Stored data entries:
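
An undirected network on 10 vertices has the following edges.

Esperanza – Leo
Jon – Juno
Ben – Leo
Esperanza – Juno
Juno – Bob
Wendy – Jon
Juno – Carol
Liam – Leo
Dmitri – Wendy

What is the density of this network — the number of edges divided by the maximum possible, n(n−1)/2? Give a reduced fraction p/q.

There are 9 edges and 10 nodes, so the maximum possible is C(10,2) = 45.
Density = 9/45 = 1/5.

1/5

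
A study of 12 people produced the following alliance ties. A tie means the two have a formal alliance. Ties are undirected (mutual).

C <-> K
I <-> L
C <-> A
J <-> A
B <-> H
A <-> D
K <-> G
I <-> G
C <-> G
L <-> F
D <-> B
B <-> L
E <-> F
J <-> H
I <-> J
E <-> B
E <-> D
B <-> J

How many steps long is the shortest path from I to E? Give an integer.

3

One shortest route is I – L – F – E, which uses 3 edges, and at distance 2 from I we only reach {A, B, C, F, H, K}, which does not include E. So d(I,E) = 3.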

TASK STATEMENT: Each line above needs to be written out again exactly.

OUTPUT BELOW:
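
An undirected network on 10 vertices has the following edges.

Esperanza – Leo
Jon – Juno
Ben – Leo
Esperanza – Juno
Juno – Bob
Wendy – Jon
Juno – Carol
Liam – Leo
Dmitri – Wendy

What is the density of this network — the number of edges divided by the maximum possible, n(n−1)/2? Give a reduced fraction p/q.

There are 9 edges and 10 nodes, so the maximum possible is C(10,2) = 45.
Density = 9/45 = 1/5.

1/5

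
A study of 12 people produced the following alliance ties. A tie means the two have a formal alliance. Ties are undirected (mutual).

C <-> K
I <-> L
C <-> A
J <-> A
B <-> H
A <-> D
K <-> G
I <-> G
C <-> G
L <-> F
D <-> B
B <-> L
E <-> F
J <-> H
I <-> J
E <-> B
E <-> D
B <-> J

How many steps long is the shortest path from I to E? Give an integer.

3

One shortest route is I – L – F – E, which uses 3 edges, and at distance 2 from I we only reach {A, B, C, F, H, K}, which does not include E. So d(I,E) = 3.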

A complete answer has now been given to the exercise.